» WHAT NEEDS TO BE DONE: Return all records exactly. Nothing may be added.

═══

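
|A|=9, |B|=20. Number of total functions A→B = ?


Each of |A| = 9 inputs maps to any of |B| = 20 outputs.
# functions = |B|^|A| = 20^9
= 512000000000

Number of functions = 512000000000


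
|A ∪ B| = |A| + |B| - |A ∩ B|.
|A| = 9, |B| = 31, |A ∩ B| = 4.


|A ∪ B| = |A| + |B| - |A ∩ B|
= 9 + 31 - 4
= 36

|A ∪ B| = 36


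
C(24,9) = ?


C(n,k) = n! / (k!(n-k)!)
C(24,9) = 24! / (9!15!)
= 1307504

C(24,9) = 1307504


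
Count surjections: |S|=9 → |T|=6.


n = |S| = 9, k = |T| = 6. Surjections via inclusion-exclusion:
S(n,k) = Σ(-1)^i × C(k,i) × (k-i)^n, i=0 to k
i=0: (-1)^0×C(6,0)×6^9 = 10077696
i=1: (-1)^1×C(6,1)×5^9 = -11718750
i=2: (-1)^2×C(6,2)×4^9 = 3932160
i=3: (-1)^3×C(6,3)×3^9 = -393660
i=4: (-1)^4×C(6,4)×2^9 = 7680
i=5: (-1)^5×C(6,5)×1^9 = -6
i=6: (-1)^6×C(6,6)×0^9 = 0
Total = 1905120

Number of surjections = 1905120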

═══

» RESPONSE FOR THIS EXERCISE:
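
|A|=9, |B|=20. Number of total functions A→B = ?


Each of |A| = 9 inputs maps to any of |B| = 20 outputs.
# functions = |B|^|A| = 20^9
= 512000000000

Number of functions = 512000000000


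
|A ∪ B| = |A| + |B| - |A ∩ B|.
|A| = 9, |B| = 31, |A ∩ B| = 4.


|A ∪ B| = |A| + |B| - |A ∩ B|
= 9 + 31 - 4
= 36

|A ∪ B| = 36


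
C(24,9) = ?


C(n,k) = n! / (k!(n-k)!)
C(24,9) = 24! / (9!15!)
= 1307504

C(24,9) = 1307504


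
Count surjections: |S|=9 → |T|=6.


n = |S| = 9, k = |T| = 6. Surjections via inclusion-exclusion:
S(n,k) = Σ(-1)^i × C(k,i) × (k-i)^n, i=0 to k
i=0: (-1)^0×C(6,0)×6^9 = 10077696
i=1: (-1)^1×C(6,1)×5^9 = -11718750
i=2: (-1)^2×C(6,2)×4^9 = 3932160
i=3: (-1)^3×C(6,3)×3^9 = -393660
i=4: (-1)^4×C(6,4)×2^9 = 7680
i=5: (-1)^5×C(6,5)×1^9 = -6
i=6: (-1)^6×C(6,6)×0^9 = 0
Total = 1905120

Number of surjections = 1905120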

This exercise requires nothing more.